[[ Data for review, beginning ]]

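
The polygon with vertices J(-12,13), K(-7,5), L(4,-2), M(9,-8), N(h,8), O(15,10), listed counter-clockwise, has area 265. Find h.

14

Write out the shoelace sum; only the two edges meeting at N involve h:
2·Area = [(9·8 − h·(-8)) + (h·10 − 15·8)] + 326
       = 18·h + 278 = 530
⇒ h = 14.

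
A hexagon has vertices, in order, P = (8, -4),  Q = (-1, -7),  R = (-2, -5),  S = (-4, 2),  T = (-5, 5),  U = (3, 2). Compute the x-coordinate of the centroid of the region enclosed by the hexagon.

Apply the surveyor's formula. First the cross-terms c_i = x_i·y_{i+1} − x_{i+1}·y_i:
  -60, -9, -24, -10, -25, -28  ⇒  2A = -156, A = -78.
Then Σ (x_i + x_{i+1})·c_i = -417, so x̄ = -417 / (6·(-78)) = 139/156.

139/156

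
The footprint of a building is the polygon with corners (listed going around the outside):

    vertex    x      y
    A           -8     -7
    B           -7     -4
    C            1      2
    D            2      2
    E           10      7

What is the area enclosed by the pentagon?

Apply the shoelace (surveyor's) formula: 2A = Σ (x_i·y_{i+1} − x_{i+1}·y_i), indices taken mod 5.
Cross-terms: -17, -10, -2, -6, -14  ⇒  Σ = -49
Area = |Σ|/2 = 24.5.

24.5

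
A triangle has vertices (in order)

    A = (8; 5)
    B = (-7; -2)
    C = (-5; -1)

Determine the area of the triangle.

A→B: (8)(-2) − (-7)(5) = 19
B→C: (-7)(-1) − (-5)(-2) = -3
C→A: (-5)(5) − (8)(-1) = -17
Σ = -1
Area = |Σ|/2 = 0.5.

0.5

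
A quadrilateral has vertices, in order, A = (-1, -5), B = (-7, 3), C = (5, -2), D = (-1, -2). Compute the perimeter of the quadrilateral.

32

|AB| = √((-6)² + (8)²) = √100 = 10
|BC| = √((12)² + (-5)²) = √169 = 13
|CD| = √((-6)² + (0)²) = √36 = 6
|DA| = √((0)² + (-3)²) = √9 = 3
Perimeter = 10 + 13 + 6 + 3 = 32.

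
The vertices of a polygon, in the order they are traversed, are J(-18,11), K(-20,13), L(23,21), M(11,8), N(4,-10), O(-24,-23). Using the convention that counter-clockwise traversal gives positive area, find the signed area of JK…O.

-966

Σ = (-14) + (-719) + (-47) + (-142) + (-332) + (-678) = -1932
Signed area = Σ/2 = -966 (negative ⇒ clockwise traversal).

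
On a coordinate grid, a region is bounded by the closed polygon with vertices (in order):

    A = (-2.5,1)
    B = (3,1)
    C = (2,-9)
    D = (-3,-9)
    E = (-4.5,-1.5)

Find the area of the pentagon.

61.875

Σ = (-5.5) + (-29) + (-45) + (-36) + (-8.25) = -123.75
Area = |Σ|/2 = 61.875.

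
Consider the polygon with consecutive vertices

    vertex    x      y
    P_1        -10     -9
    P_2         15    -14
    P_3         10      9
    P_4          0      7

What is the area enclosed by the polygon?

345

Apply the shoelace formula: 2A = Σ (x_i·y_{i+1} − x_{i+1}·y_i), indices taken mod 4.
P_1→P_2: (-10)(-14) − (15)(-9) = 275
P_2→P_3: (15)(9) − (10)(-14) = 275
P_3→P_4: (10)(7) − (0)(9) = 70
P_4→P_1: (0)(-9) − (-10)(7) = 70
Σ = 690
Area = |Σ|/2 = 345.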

[[ Data for review, end ]]

Exercise objective. Could you copy each line above word for word?

Exercise response.
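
The polygon with vertices J(-12,13), K(-7,5), L(4,-2), M(9,-8), N(h,8), O(15,10), listed counter-clockwise, has area 265. Find h.

14

Write out the shoelace sum; only the two edges meeting at N involve h:
2·Area = [(9·8 − h·(-8)) + (h·10 − 15·8)] + 326
       = 18·h + 278 = 530
⇒ h = 14.

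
A hexagon has vertices, in order, P = (8, -4),  Q = (-1, -7),  R = (-2, -5),  S = (-4, 2),  T = (-5, 5),  U = (3, 2). Compute the x-coordinate of the centroid of the region enclosed by the hexagon.

Apply the surveyor's formula. First the cross-terms c_i = x_i·y_{i+1} − x_{i+1}·y_i:
  -60, -9, -24, -10, -25, -28  ⇒  2A = -156, A = -78.
Then Σ (x_i + x_{i+1})·c_i = -417, so x̄ = -417 / (6·(-78)) = 139/156.

139/156

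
The footprint of a building is the polygon with corners (listed going around the outside):

    vertex    x      y
    A           -8     -7
    B           -7     -4
    C            1      2
    D            2      2
    E           10      7

What is the area enclosed by the pentagon?

Apply the shoelace (surveyor's) formula: 2A = Σ (x_i·y_{i+1} − x_{i+1}·y_i), indices taken mod 5.
Cross-terms: -17, -10, -2, -6, -14  ⇒  Σ = -49
Area = |Σ|/2 = 24.5.

24.5

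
A triangle has vertices (in order)

    A = (8; 5)
    B = (-7; -2)
    C = (-5; -1)

Determine the area of the triangle.

A→B: (8)(-2) − (-7)(5) = 19
B→C: (-7)(-1) − (-5)(-2) = -3
C→A: (-5)(5) − (8)(-1) = -17
Σ = -1
Area = |Σ|/2 = 0.5.

0.5

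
A quadrilateral has vertices, in order, A = (-1, -5), B = (-7, 3), C = (5, -2), D = (-1, -2). Compute the perimeter of the quadrilateral.

32

|AB| = √((-6)² + (8)²) = √100 = 10
|BC| = √((12)² + (-5)²) = √169 = 13
|CD| = √((-6)² + (0)²) = √36 = 6
|DA| = √((0)² + (-3)²) = √9 = 3
Perimeter = 10 + 13 + 6 + 3 = 32.

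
The vertices of a polygon, in the order they are traversed, are J(-18,11), K(-20,13), L(23,21), M(11,8), N(4,-10), O(-24,-23). Using the convention that counter-clockwise traversal gives positive area, find the signed area of JK…O.

-966

Σ = (-14) + (-719) + (-47) + (-142) + (-332) + (-678) = -1932
Signed area = Σ/2 = -966 (negative ⇒ clockwise traversal).

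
On a coordinate grid, a region is bounded by the closed polygon with vertices (in order):

    A = (-2.5,1)
    B = (3,1)
    C = (2,-9)
    D = (-3,-9)
    E = (-4.5,-1.5)

Find the area of the pentagon.

61.875

Σ = (-5.5) + (-29) + (-45) + (-36) + (-8.25) = -123.75
Area = |Σ|/2 = 61.875.

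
Consider the polygon with consecutive vertices

    vertex    x      y
    P_1        -10     -9
    P_2         15    -14
    P_3         10      9
    P_4          0      7

What is the area enclosed by the polygon?

345

Apply the shoelace formula: 2A = Σ (x_i·y_{i+1} − x_{i+1}·y_i), indices taken mod 4.
P_1→P_2: (-10)(-14) − (15)(-9) = 275
P_2→P_3: (15)(9) − (10)(-14) = 275
P_3→P_4: (10)(7) − (0)(9) = 70
P_4→P_1: (0)(-9) − (-10)(7) = 70
Σ = 690
Area = |Σ|/2 = 345.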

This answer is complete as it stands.